──────── Available records
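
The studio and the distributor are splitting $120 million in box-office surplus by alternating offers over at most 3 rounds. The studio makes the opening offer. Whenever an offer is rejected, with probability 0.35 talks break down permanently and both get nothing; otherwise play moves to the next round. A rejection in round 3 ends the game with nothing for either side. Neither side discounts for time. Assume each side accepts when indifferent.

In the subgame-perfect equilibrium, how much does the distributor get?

By backward induction:
Round 3 (the studio proposes): rejection yields 0 for the distributor; the studio offers 0 and keeps 120.
Round 2 (the distributor proposes): rejecting gives the studio an expected 0.65 × 120 = 78. The distributor offers 78 and keeps 120 − 78 = 42.
Round 1 (the studio proposes): rejecting gives the distributor an expected 0.65 × 42 = 27.3. The studio offers 27.3 and keeps 120 − 27.3 = 92.7.

27.3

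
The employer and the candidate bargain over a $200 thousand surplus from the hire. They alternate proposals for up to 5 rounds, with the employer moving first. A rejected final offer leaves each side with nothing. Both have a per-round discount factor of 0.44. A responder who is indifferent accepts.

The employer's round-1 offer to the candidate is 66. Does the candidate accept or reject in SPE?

Round 5 (the employer proposes): the candidate will accept anything ≥ 0, so the employer offers 0 and keeps 200.
Round 4 (the candidate proposes): the employer can get 200 next round, worth 0.44 × 200 = 88 now, so the candidate offers 88, keeping 112.
Round 3 (the employer proposes): the candidate can get 112 next round, worth 0.44 × 112 = 49.28 now, so the employer offers 49.28, keeping 150.72.
Round 2 (the candidate proposes): the employer can get 150.72 next round, worth 0.44 × 150.72 = 66.3168 now. The candidate offers 66.3168 and keeps 200 − 66.3168 = 133.6832.
So by rejecting in round 1, the candidate gets 133.6832 next round, worth 0.44 × 133.6832 = 58.820608 now.
Offer 66 ≥ 58.820608, so the candidate accepts.

Accept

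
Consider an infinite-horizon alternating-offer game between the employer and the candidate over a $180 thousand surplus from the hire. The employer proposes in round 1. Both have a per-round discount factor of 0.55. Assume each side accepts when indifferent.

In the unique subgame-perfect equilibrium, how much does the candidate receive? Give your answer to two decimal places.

When the employer proposes, the candidate accepts any offer worth at least 0.55 times what the candidate would get by proposing next round; and vice versa.
This gives x = 180 − 0.55y and y = 180 − 0.55x, where x and y are each side's share when it proposes.
Hence (1 − 0.55·0.55)x = 180(1 − 0.55), i.e. 0.6975·x = 81.
x ≈ 116.1290; the candidate's share is 180 − x ≈ 63.8710.

63.87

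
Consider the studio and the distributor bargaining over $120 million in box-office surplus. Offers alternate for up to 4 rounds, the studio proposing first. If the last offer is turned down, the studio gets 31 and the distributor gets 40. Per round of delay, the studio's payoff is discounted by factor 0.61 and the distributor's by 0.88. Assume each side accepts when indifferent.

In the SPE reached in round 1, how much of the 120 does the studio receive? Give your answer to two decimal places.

Round 4 (the distributor proposes): the studio gets 31 if talks fail, so the distributor offers 31 and keeps 89.
Round 3 (the studio proposes): the distributor can get 89 next round, worth 0.88 × 89 = 78.32 now. The studio offers 78.32 and keeps 120 − 78.32 = 41.68.
Round 2 (the distributor proposes): the studio can get 41.68 next round, worth 0.61 × 41.68 = 25.4248 now; the distributor offers that and keeps 94.5752.
Round 1 (the studio proposes): the distributor can get 94.5752 next round, worth 0.88 × 94.5752 = 83.226176 now; the studio offers that and keeps 36.773824.

36.77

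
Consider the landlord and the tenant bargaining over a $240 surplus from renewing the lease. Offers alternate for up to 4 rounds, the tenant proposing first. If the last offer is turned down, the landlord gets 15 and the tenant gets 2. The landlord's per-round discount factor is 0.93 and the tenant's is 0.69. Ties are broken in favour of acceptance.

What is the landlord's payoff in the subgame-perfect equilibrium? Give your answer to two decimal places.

Round 4 (the landlord proposes): the tenant gets 2 if talks fail, so the landlord offers 2 and keeps 238.
Round 3 (the tenant proposes): the landlord can get 238 next round, worth 0.93 × 238 = 221.34 now. The tenant offers 221.34 and keeps 240 − 221.34 = 18.66.
Round 2 (the landlord proposes): the tenant can get 18.66 next round, worth 0.69 × 18.66 = 12.8754 now; the landlord offers that and keeps 227.1246.
Round 1 (the tenant proposes): the landlord can get 227.1246 next round, worth 0.93 × 227.1246 = 211.225878 now. The tenant offers 211.225878 and keeps 240 − 211.225878 = 28.774122.

211.23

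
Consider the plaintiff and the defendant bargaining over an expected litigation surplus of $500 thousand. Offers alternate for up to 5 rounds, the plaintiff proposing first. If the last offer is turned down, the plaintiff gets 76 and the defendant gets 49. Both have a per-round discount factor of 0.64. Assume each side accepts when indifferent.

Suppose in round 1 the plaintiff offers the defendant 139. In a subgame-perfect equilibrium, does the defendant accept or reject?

Reject

Round 5 (the plaintiff proposes): the defendant gets 49 if talks fail, so the plaintiff offers 49 and keeps 451.
Round 4 (the defendant proposes): the plaintiff can get 451 next round, worth 0.64 × 451 = 288.64 now, so the defendant offers 288.64, keeping 211.36.
Round 3 (the plaintiff proposes): the defendant can get 211.36 next round, worth 0.64 × 211.36 = 135.2704 now. The plaintiff offers 135.2704 and keeps 500 − 135.2704 = 364.7296.
Round 2 (the defendant proposes): the plaintiff can get 364.7296 next round, worth 0.64 × 364.7296 = 233.426944 now, so the defendant offers 233.426944, keeping 266.573056.
So by rejecting in round 1, the defendant gets 266.573056 next round, worth 0.64 × 266.573056 = 170.60675584 now.
Offer 139 < 170.60675584, so the defendant rejects.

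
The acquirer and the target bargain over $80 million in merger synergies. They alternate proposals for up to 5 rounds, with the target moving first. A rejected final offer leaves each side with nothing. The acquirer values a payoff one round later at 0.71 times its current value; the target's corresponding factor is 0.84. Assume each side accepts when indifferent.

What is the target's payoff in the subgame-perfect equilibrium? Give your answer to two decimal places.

65.49

By backward induction:
Round 5 (the target proposes): rejection yields 0 for the acquirer; the target offers 0 and keeps 80.
Round 4 (the acquirer proposes): the target can get 80 next round, worth 0.84 × 80 = 67.2 now. The acquirer offers 67.2 and keeps 80 − 67.2 = 12.8.
Round 3 (the target proposes): the acquirer can get 12.8 next round, worth 0.71 × 12.8 = 9.088 now; the target offers that and keeps 70.912.
Round 2 (the acquirer proposes): the target can get 70.912 next round, worth 0.84 × 70.912 = 59.56608 now; the acquirer offers that and keeps 20.43392.
Round 1 (the target proposes): the acquirer can get 20.43392 next round, worth 0.71 × 20.43392 = 14.5080832 now; the target offers that and keeps 65.4919168.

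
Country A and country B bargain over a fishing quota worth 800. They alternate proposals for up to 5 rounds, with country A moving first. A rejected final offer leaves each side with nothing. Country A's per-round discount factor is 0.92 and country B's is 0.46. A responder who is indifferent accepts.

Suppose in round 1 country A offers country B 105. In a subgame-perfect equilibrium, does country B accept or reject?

Round 5 (country A proposes): country B will accept anything ≥ 0, so country A offers 0 and keeps 800.
Round 4 (country B proposes): country A can get 800 next round, worth 0.92 × 800 = 736 now. Country B offers 736 and keeps 800 − 736 = 64.
Round 3 (country A proposes): country B can get 64 next round, worth 0.46 × 64 = 29.44 now, so country A offers 29.44, keeping 770.56.
Round 2 (country B proposes): country A can get 770.56 next round, worth 0.92 × 770.56 = 708.9152 now; country B offers that and keeps 91.0848.
So by rejecting in round 1, country B gets 91.0848 next round, worth 0.46 × 91.0848 = 41.899008 now.
Offer 105 ≥ 41.899008, so country B accepts.

Accept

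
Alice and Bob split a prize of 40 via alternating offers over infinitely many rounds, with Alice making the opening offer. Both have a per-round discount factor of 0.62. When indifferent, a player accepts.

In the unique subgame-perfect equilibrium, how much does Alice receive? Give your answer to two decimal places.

Let x be Alice's share when Alice proposes and y be Bob's share when Bob proposes.
Bob accepts iff offered ≥ 0.62·y, so x = 40 − 0.62y. Symmetrically y = 40 − 0.62x.
Substituting: x = 40 − 0.62(40 − 0.62x), giving x(1 − 0.62·0.62) = 40(1 − 0.62).
So x = 40 × 0.38 / 0.6156 ≈ 24.6914, and Bob receives 40 − x ≈ 15.3086.

24.69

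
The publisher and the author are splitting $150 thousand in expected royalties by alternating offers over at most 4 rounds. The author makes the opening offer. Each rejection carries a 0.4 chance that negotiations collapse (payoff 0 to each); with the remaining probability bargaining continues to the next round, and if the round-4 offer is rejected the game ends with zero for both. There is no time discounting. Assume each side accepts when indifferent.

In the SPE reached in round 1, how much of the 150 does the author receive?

By backward induction:
Round 4 (the publisher proposes): the author will accept anything ≥ 0, so the publisher offers 0 and keeps 150.
Round 3 (the author proposes): rejecting gives the publisher an expected 0.6 × 150 = 90; the author offers that and keeps 60.
Round 2 (the publisher proposes): rejecting gives the author an expected 0.6 × 60 = 36; the publisher offers that and keeps 114.
Round 1 (the author proposes): rejecting gives the publisher an expected 0.6 × 114 = 68.4. The author offers 68.4 and keeps 150 − 68.4 = 81.6.

81.6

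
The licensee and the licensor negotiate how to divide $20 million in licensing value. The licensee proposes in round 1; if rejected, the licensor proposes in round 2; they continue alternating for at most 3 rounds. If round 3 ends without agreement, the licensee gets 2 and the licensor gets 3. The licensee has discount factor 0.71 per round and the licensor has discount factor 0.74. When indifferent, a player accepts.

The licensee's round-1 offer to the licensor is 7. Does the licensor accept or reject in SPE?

Accept

Round 3 (the licensee proposes): the licensor gets 3 if talks fail, so the licensee offers 3 and keeps 17.
Round 2 (the licensor proposes): the licensee can get 17 next round, worth 0.71 × 17 = 12.07 now; the licensor offers that and keeps 7.93.
So by rejecting in round 1, the licensor gets 7.93 next round, worth 0.74 × 7.93 = 5.8682 now.
Offer 7 ≥ 5.8682, so the licensor accepts.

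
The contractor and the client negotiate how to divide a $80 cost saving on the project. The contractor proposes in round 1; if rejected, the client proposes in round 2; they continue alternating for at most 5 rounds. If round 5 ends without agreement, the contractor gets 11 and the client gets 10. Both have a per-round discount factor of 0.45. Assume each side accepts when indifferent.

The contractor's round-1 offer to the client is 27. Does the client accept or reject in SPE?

Round 5 (the contractor proposes): the client gets 10 if talks fail, so the contractor offers 10 and keeps 70.
Round 4 (the client proposes): the contractor can get 70 next round, worth 0.45 × 70 = 31.5 now. The client offers 31.5 and keeps 80 − 31.5 = 48.5.
Round 3 (the contractor proposes): the client can get 48.5 next round, worth 0.45 × 48.5 = 21.825 now, so the contractor offers 21.825, keeping 58.175.
Round 2 (the client proposes): the contractor can get 58.175 next round, worth 0.45 × 58.175 = 26.17875 now, so the client offers 26.17875, keeping 53.82125.
So by rejecting in round 1, the client gets 53.82125 next round, worth 0.45 × 53.82125 = 24.2195625 now.
Offer 27 ≥ 24.2195625, so the client accepts.

Accept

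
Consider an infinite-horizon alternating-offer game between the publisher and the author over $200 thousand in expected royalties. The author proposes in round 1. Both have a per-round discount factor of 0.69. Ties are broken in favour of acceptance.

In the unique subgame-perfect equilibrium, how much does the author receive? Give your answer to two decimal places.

118.34

Let x be the author's share when the author proposes and y be the publisher's share when the publisher proposes.
The publisher accepts iff offered ≥ 0.69·y, so x = 200 − 0.69y. Symmetrically y = 200 − 0.69x.
Substituting: x = 200 − 0.69(200 − 0.69x), giving x(1 − 0.69·0.69) = 200(1 − 0.69).
So x = 200 × 0.31 / 0.5239 ≈ 118.3432, and the publisher receives 200 − x ≈ 81.6568.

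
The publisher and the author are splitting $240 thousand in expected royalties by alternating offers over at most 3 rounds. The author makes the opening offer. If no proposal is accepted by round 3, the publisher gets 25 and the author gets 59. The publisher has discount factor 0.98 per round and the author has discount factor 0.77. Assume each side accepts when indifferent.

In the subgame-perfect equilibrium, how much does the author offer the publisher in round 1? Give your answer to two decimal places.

72.96

Round 3 (the author proposes): the publisher gets 25 if talks fail, so the author offers 25 and keeps 215.
Round 2 (the publisher proposes): the author can get 215 next round, worth 0.77 × 215 = 165.55 now; the publisher offers that and keeps 74.45.
Round 1 (the author proposes): the publisher can get 74.45 next round, worth 0.98 × 74.45 = 72.961 now. The author offers 72.961 and keeps 240 − 72.961 = 167.039.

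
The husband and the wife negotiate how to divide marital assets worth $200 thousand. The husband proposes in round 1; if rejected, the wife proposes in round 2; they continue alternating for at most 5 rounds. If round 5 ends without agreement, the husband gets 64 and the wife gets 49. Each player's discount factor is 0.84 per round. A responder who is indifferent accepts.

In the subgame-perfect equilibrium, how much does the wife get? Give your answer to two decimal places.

Round 5 (the husband proposes): the wife gets 49 if talks fail, so the husband offers 49 and keeps 151.
Round 4 (the wife proposes): the husband can get 151 next round, worth 0.84 × 151 = 126.84 now. The wife offers 126.84 and keeps 200 − 126.84 = 73.16.
Round 3 (the husband proposes): the wife can get 73.16 next round, worth 0.84 × 73.16 = 61.4544 now. The husband offers 61.4544 and keeps 200 − 61.4544 = 138.5456.
Round 2 (the wife proposes): the husband can get 138.5456 next round, worth 0.84 × 138.5456 = 116.378304 now. The wife offers 116.378304 and keeps 200 − 116.378304 = 83.621696.
Round 1 (the husband proposes): the wife can get 83.621696 next round, worth 0.84 × 83.621696 = 70.24222464 now; the husband offers that and keeps 129.75777536.

70.24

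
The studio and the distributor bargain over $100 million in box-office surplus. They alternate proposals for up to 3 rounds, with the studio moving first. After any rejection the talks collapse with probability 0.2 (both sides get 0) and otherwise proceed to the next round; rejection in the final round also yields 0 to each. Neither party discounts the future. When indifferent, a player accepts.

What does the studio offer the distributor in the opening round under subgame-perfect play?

16

Round 3 (the studio proposes): the distributor will accept anything ≥ 0, so the studio offers 0 and keeps 100.
Round 2 (the distributor proposes): rejecting gives the studio an expected 0.8 × 100 = 80; the distributor offers that and keeps 20.
Round 1 (the studio proposes): rejecting gives the distributor an expected 0.8 × 20 = 16, so the studio offers 16, keeping 84.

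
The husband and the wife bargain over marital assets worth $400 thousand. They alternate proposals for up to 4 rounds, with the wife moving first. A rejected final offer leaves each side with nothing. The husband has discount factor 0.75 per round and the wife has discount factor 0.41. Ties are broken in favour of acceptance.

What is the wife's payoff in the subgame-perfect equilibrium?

130.75

Round 4 (the husband proposes): rejection yields 0 for the wife; the husband offers 0 and keeps 400.
Round 3 (the wife proposes): the husband can get 400 next round, worth 0.75 × 400 = 300 now; the wife offers that and keeps 100.
Round 2 (the husband proposes): the wife can get 100 next round, worth 0.41 × 100 = 41 now, so the husband offers 41, keeping 359.
Round 1 (the wife proposes): the husband can get 359 next round, worth 0.75 × 359 = 269.25 now, so the wife offers 269.25, keeping 130.75.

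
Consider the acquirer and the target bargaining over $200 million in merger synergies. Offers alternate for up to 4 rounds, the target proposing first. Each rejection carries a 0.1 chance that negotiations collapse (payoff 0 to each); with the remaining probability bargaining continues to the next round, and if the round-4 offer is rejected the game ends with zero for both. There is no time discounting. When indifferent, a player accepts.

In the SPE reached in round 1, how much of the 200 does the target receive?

Round 4 (the acquirer proposes): the target will accept anything ≥ 0, so the acquirer offers 0 and keeps 200.
Round 3 (the target proposes): rejecting gives the acquirer an expected 0.9 × 200 = 180, so the target offers 180, keeping 20.
Round 2 (the acquirer proposes): rejecting gives the target an expected 0.9 × 20 = 18; the acquirer offers that and keeps 182.
Round 1 (the target proposes): rejecting gives the acquirer an expected 0.9 × 182 = 163.8; the target offers that and keeps 36.2.

36.2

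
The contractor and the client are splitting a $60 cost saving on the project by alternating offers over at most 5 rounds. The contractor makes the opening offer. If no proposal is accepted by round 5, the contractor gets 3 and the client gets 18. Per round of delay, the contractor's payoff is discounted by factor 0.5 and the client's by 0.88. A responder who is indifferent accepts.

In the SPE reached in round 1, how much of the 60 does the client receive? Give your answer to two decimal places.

41.50

Solve by backward induction from round 5.
Round 5 (the contractor proposes): the client gets 18 if talks fail, so the contractor offers 18 and keeps 42.
Round 4 (the client proposes): the contractor can get 42 next round, worth 0.5 × 42 = 21 now. The client offers 21 and keeps 60 − 21 = 39.
Round 3 (the contractor proposes): the client can get 39 next round, worth 0.88 × 39 = 34.32 now, so the contractor offers 34.32, keeping 25.68.
Round 2 (the client proposes): the contractor can get 25.68 next round, worth 0.5 × 25.68 = 12.84 now, so the client offers 12.84, keeping 47.16.
Round 1 (the contractor proposes): the client can get 47.16 next round, worth 0.88 × 47.16 = 41.5008 now; the contractor offers that and keeps 18.4992.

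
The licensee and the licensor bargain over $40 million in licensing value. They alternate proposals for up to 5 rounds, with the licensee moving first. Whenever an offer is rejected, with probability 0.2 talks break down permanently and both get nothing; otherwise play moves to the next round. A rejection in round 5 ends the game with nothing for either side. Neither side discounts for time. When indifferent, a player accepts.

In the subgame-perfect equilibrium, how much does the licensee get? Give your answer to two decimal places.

Round 5 (the licensee proposes): rejection yields 0 for the licensor; the licensee offers 0 and keeps 40.
Round 4 (the licensor proposes): rejecting gives the licensee an expected 0.8 × 40 = 32; the licensor offers that and keeps 8.
Round 3 (the licensee proposes): rejecting gives the licensor an expected 0.8 × 8 = 6.4; the licensee offers that and keeps 33.6.
Round 2 (the licensor proposes): rejecting gives the licensee an expected 0.8 × 33.6 = 26.88, so the licensor offers 26.88, keeping 13.12.
Round 1 (the licensee proposes): rejecting gives the licensor an expected 0.8 × 13.12 = 10.496. The licensee offers 10.496 and keeps 40 − 10.496 = 29.504.

29.50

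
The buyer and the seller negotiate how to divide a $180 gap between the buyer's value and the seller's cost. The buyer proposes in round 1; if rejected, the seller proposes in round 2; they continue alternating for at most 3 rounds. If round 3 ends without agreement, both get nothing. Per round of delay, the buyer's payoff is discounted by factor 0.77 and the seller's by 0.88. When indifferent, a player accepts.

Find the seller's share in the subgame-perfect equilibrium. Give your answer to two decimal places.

Round 3 (the buyer proposes): rejection yields 0 for the seller; the buyer offers 0 and keeps 180.
Round 2 (the seller proposes): the buyer can get 180 next round, worth 0.77 × 180 = 138.6 now; the seller offers that and keeps 41.4.
Round 1 (the buyer proposes): the seller can get 41.4 next round, worth 0.88 × 41.4 = 36.432 now. The buyer offers 36.432 and keeps 180 − 36.432 = 143.568.

36.43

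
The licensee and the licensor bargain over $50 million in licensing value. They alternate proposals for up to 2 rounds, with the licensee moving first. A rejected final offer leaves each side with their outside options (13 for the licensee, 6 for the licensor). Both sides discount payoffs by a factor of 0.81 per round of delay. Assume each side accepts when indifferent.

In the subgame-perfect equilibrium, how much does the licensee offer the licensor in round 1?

By backward induction:
Round 2 (the licensor proposes): the licensee gets 13 if talks fail, so the licensor offers 13 and keeps 37.
Round 1 (the licensee proposes): the licensor can get 37 next round, worth 0.81 × 37 = 29.97 now; the licensee offers that and keeps 20.03.

29.97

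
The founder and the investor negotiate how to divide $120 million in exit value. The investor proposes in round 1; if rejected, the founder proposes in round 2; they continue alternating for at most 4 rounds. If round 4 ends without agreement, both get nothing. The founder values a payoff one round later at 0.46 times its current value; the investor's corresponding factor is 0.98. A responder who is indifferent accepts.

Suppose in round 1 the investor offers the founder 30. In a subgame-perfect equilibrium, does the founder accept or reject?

Work out the founder's continuation value if the offer is rejected.
Round 4 (the founder proposes): the investor will accept anything ≥ 0, so the founder offers 0 and keeps 120.
Round 3 (the investor proposes): the founder can get 120 next round, worth 0.46 × 120 = 55.2 now. The investor offers 55.2 and keeps 120 − 55.2 = 64.8.
Round 2 (the founder proposes): the investor can get 64.8 next round, worth 0.98 × 64.8 = 63.504 now, so the founder offers 63.504, keeping 56.496.
So by rejecting in round 1, the founder gets 56.496 next round, worth 0.46 × 56.496 = 25.98816 now.
Offer 30 ≥ 25.98816, so the founder accepts.

Accept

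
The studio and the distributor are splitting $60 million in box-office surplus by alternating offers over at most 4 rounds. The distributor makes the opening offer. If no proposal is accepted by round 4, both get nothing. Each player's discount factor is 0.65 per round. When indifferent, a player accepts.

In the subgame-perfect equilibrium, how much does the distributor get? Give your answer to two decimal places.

Round 4 (the studio proposes): rejection yields 0 for the distributor; the studio offers 0 and keeps 60.
Round 3 (the distributor proposes): the studio can get 60 next round, worth 0.65 × 60 = 39 now. The distributor offers 39 and keeps 60 − 39 = 21.
Round 2 (the studio proposes): the distributor can get 21 next round, worth 0.65 × 21 = 13.65 now, so the studio offers 13.65, keeping 46.35.
Round 1 (the distributor proposes): the studio can get 46.35 next round, worth 0.65 × 46.35 = 30.1275 now. The distributor offers 30.1275 and keeps 60 − 30.1275 = 29.8725.

29.87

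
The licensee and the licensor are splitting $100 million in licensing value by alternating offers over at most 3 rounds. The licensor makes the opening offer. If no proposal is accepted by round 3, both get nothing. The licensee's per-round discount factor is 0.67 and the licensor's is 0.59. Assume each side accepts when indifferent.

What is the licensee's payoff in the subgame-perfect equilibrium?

27.47

Round 3 (the licensor proposes): rejection yields 0 for the licensee; the licensor offers 0 and keeps 100.
Round 2 (the licensee proposes): the licensor can get 100 next round, worth 0.59 × 100 = 59 now, so the licensee offers 59, keeping 41.
Round 1 (the licensor proposes): the licensee can get 41 next round, worth 0.67 × 41 = 27.47 now, so the licensor offers 27.47, keeping 72.53.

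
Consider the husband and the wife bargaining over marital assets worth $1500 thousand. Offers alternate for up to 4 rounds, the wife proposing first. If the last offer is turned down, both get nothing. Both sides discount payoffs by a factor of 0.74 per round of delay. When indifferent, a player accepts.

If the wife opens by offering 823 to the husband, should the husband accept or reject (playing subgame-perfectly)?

Round 4 (the husband proposes): rejection yields 0 for the wife; the husband offers 0 and keeps 1500.
Round 3 (the wife proposes): the husband can get 1500 next round, worth 0.74 × 1500 = 1110 now; the wife offers that and keeps 390.
Round 2 (the husband proposes): the wife can get 390 next round, worth 0.74 × 390 = 288.6 now. The husband offers 288.6 and keeps 1500 − 288.6 = 1211.4.
So by rejecting in round 1, the husband gets 1211.4 next round, worth 0.74 × 1211.4 = 896.436 now.
Offer 823 < 896.436, so the husband rejects.

Reject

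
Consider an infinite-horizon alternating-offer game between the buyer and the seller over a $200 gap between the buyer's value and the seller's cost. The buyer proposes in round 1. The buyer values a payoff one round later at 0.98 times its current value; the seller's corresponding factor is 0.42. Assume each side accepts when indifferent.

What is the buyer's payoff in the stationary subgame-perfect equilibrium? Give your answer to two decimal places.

When the buyer proposes, the seller accepts any offer worth at least 0.42 times what the seller would get by proposing next round; and vice versa.
This gives x = 200 − 0.42y and y = 200 − 0.98x, where x and y are each side's share when it proposes.
Hence (1 − 0.42·0.98)x = 200(1 − 0.42), i.e. 0.5884·x = 116.
x ≈ 197.1448; the seller's share is 200 − x ≈ 2.8552.

197.14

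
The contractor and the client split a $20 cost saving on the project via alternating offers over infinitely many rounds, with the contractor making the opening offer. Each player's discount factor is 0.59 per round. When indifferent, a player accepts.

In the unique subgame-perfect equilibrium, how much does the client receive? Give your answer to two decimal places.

When the contractor proposes, the client accepts any offer worth at least 0.59 times what the client would get by proposing next round; and vice versa.
This gives x = 20 − 0.59y and y = 20 − 0.59x, where x and y are each side's share when it proposes.
Hence (1 − 0.59·0.59)x = 20(1 − 0.59), i.e. 0.6519·x = 8.2.
x ≈ 12.5786; the client's share is 20 − x ≈ 7.4214.

7.42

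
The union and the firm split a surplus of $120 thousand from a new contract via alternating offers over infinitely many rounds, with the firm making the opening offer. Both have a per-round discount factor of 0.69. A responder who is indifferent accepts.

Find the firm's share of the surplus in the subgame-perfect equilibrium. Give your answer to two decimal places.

71.01

In a stationary SPE each proposer offers the other exactly their discounted continuation value.
If the firm keeps x when proposing and the union keeps y when proposing, then x = 120 − 0.69y and y = 120 − 0.69x.
Solving: x = 120(1 − 0.69) / (1 − 0.69·0.69) = 37.2 / 0.5239 ≈ 71.0059.
The union gets 120 − 71.0059 ≈ 48.9941.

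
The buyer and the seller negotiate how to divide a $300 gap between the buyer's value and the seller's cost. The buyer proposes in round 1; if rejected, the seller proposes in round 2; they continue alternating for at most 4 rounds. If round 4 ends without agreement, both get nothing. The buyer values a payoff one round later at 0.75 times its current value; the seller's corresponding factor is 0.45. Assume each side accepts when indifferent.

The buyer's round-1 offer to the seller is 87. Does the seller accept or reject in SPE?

Accept

Round 4 (the seller proposes): rejection yields 0 for the buyer; the seller offers 0 and keeps 300.
Round 3 (the buyer proposes): the seller can get 300 next round, worth 0.45 × 300 = 135 now; the buyer offers that and keeps 165.
Round 2 (the seller proposes): the buyer can get 165 next round, worth 0.75 × 165 = 123.75 now; the seller offers that and keeps 176.25.
So by rejecting in round 1, the seller gets 176.25 next round, worth 0.45 × 176.25 = 79.3125 now.
Offer 87 ≥ 79.3125, so the seller accepts.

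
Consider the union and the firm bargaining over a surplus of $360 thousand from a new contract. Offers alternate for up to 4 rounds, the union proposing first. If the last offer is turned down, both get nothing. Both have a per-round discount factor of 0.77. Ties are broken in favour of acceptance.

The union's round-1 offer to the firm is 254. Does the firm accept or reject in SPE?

Accept

Work out the firm's continuation value if the offer is rejected.
Round 4 (the firm proposes): the union will accept anything ≥ 0, so the firm offers 0 and keeps 360.
Round 3 (the union proposes): the firm can get 360 next round, worth 0.77 × 360 = 277.2 now; the union offers that and keeps 82.8.
Round 2 (the firm proposes): the union can get 82.8 next round, worth 0.77 × 82.8 = 63.756 now; the firm offers that and keeps 296.244.
So by rejecting in round 1, the firm gets 296.244 next round, worth 0.77 × 296.244 = 228.10788 now.
Offer 254 ≥ 228.10788, so the firm accepts.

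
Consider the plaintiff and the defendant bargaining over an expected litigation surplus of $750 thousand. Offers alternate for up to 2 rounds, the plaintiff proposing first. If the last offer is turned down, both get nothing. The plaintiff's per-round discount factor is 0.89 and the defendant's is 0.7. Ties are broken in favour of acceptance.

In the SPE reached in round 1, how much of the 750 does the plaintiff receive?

225

Round 2 (the defendant proposes): the plaintiff will accept anything ≥ 0, so the defendant offers 0 and keeps 750.
Round 1 (the plaintiff proposes): the defendant can get 750 next round, worth 0.7 × 750 = 525 now, so the plaintiff offers 525, keeping 225.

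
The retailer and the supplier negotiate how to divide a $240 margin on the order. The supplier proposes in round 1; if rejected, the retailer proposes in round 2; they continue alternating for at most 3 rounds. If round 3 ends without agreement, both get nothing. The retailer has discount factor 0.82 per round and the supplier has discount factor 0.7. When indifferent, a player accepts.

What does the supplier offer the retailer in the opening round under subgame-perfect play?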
────────────────
» **What the exercise asks**: Check each line above for the string "supplier" and return those that contain it.

» **Answer to the exercise**:
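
The retailer and the supplier negotiate how to divide a $240 margin on the order. The supplier proposes in round 1; if rejected, the retailer proposes in round 2; they continue alternating for at most 3 rounds. If round 3 ends without agreement, both get nothing. The retailer has discount factor 0.82 per round and the supplier has discount factor 0.7. When indifferent, a player accepts.
What does the supplier offer the retailer in the opening round under subgame-perfect play?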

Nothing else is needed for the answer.